▸ **REQUIREMENT**: Please filter the entries for the word "Perform" and copy every line that has it.

▸ **DATA IN THIS EXERCISE**:
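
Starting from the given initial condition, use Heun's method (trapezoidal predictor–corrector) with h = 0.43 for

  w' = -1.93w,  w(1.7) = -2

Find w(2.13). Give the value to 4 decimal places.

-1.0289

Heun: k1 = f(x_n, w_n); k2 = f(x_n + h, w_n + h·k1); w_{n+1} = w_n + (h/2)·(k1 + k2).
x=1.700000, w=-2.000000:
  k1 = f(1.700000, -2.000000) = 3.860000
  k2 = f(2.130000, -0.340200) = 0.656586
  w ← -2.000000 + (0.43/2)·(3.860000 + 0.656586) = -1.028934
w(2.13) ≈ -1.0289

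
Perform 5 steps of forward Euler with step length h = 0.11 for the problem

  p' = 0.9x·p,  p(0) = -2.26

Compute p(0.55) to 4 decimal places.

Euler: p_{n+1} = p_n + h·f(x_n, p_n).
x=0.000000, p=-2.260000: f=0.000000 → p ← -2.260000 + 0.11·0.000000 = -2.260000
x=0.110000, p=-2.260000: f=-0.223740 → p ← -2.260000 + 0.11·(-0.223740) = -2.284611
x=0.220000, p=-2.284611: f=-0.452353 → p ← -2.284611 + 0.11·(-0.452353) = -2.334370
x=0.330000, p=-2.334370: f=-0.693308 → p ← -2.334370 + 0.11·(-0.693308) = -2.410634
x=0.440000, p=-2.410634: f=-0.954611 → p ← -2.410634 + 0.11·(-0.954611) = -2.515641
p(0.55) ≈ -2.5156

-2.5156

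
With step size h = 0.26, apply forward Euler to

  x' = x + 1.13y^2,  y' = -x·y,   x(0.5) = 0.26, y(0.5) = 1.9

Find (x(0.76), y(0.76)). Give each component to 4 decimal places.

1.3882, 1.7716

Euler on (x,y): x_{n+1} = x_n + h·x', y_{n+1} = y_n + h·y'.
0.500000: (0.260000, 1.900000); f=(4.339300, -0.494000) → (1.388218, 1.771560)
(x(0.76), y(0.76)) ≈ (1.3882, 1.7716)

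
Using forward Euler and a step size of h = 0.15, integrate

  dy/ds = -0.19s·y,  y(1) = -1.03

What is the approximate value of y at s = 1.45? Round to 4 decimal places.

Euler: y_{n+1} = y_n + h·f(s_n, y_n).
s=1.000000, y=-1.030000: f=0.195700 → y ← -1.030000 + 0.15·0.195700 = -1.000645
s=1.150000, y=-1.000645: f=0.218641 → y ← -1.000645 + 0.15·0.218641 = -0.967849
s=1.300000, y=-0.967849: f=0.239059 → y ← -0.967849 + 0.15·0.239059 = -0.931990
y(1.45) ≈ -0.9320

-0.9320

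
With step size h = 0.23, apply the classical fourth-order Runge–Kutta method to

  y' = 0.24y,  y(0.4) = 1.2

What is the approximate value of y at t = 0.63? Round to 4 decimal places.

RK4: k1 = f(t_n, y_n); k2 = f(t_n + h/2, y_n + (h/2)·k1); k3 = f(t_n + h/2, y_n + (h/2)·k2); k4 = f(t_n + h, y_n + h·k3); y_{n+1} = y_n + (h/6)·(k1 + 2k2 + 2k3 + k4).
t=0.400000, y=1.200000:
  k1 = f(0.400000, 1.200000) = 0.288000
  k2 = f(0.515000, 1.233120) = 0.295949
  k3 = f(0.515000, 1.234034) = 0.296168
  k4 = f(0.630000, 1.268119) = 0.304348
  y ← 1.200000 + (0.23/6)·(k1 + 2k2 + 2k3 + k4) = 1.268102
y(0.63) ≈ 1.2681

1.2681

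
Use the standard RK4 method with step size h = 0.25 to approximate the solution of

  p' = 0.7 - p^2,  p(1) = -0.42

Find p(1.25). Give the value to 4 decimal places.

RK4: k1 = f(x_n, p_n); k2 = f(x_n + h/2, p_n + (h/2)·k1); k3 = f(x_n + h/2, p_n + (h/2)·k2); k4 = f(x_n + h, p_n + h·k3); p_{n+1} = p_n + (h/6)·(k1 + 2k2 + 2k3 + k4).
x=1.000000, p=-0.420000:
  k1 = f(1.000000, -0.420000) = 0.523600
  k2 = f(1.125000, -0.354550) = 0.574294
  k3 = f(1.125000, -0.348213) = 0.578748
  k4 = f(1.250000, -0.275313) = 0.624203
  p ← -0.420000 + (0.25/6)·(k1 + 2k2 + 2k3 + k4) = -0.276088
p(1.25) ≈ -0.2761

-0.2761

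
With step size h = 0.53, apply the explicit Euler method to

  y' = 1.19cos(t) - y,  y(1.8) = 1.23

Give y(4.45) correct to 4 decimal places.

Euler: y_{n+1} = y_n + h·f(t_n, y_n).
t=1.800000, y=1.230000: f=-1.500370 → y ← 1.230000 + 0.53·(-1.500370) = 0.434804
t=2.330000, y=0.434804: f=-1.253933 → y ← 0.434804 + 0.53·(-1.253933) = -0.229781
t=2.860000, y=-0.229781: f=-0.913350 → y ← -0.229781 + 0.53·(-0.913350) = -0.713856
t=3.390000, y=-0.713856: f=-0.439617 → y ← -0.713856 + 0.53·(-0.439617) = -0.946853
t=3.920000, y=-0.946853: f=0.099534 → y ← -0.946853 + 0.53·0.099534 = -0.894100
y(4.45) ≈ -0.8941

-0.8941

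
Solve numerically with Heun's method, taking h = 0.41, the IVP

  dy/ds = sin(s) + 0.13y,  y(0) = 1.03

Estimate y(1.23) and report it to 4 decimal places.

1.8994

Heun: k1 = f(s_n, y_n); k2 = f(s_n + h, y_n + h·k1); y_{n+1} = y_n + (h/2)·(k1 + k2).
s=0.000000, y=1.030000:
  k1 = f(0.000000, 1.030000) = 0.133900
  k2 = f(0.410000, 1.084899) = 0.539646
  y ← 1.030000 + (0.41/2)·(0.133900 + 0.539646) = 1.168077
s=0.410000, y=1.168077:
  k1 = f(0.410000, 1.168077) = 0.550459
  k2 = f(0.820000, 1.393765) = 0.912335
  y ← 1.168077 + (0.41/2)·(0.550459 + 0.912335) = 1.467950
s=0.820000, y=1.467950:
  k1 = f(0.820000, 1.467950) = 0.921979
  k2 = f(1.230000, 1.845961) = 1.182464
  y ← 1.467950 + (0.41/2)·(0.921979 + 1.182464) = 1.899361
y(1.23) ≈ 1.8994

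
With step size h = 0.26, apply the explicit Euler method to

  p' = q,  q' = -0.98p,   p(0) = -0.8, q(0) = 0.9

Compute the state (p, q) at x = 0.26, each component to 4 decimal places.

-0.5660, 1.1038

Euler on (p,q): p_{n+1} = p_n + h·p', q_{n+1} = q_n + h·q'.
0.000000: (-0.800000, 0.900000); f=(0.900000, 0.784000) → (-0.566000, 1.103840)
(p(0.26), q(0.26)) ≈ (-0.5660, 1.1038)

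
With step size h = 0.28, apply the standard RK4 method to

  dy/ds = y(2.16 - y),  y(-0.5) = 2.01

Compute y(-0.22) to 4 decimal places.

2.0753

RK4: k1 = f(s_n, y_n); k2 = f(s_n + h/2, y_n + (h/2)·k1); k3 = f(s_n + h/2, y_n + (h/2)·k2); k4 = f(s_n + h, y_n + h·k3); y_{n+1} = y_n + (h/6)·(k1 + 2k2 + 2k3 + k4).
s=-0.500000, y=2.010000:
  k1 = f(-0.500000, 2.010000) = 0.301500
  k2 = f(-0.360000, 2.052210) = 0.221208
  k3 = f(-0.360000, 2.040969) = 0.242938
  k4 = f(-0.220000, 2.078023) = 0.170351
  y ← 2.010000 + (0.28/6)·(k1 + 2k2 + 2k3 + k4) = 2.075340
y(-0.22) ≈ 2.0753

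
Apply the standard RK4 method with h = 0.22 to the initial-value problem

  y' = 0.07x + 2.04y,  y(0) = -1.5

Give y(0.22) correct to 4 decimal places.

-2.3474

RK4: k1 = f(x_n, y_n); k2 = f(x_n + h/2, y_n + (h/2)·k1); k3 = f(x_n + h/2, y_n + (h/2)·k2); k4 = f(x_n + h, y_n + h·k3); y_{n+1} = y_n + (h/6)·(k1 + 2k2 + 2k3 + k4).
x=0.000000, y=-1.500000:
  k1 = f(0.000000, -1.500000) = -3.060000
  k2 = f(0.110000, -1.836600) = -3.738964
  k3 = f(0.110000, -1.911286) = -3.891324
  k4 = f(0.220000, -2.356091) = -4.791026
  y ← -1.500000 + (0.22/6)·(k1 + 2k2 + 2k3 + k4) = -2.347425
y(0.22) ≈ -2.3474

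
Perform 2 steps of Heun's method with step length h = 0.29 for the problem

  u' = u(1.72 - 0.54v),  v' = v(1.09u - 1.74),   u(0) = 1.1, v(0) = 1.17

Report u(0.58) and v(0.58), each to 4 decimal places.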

▸ **PROBLEM SOLUTION**:
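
Perform 5 steps of forward Euler with step length h = 0.11 for the problem
Perform 2 steps of Heun's method with step length h = 0.29 for the problem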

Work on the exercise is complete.